> What is expected:
Every record that appears below should be transcribed exactly.

___

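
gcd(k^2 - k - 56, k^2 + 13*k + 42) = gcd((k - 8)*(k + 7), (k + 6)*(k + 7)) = k + 7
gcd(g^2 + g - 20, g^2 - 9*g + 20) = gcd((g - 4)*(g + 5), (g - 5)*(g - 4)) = g - 4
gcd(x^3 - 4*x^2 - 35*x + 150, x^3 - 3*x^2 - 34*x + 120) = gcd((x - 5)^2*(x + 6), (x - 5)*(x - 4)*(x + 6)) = x^2 + x - 30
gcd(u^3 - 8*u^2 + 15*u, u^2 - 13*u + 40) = u - 5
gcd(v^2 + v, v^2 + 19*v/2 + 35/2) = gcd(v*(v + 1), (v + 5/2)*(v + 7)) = 1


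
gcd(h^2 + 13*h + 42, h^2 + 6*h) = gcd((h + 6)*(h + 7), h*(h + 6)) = h + 6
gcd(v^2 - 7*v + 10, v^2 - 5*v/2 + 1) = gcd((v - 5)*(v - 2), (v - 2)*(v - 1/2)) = v - 2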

___

> Exercise result:
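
gcd(k^2 - k - 56, k^2 + 13*k + 42) = gcd((k - 8)*(k + 7), (k + 6)*(k + 7)) = k + 7
gcd(g^2 + g - 20, g^2 - 9*g + 20) = gcd((g - 4)*(g + 5), (g - 5)*(g - 4)) = g - 4
gcd(x^3 - 4*x^2 - 35*x + 150, x^3 - 3*x^2 - 34*x + 120) = gcd((x - 5)^2*(x + 6), (x - 5)*(x - 4)*(x + 6)) = x^2 + x - 30
gcd(u^3 - 8*u^2 + 15*u, u^2 - 13*u + 40) = u - 5
gcd(v^2 + v, v^2 + 19*v/2 + 35/2) = gcd(v*(v + 1), (v + 5/2)*(v + 7)) = 1


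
gcd(h^2 + 13*h + 42, h^2 + 6*h) = gcd((h + 6)*(h + 7), h*(h + 6)) = h + 6
gcd(v^2 - 7*v + 10, v^2 - 5*v/2 + 1) = gcd((v - 5)*(v - 2), (v - 2)*(v - 1/2)) = v - 2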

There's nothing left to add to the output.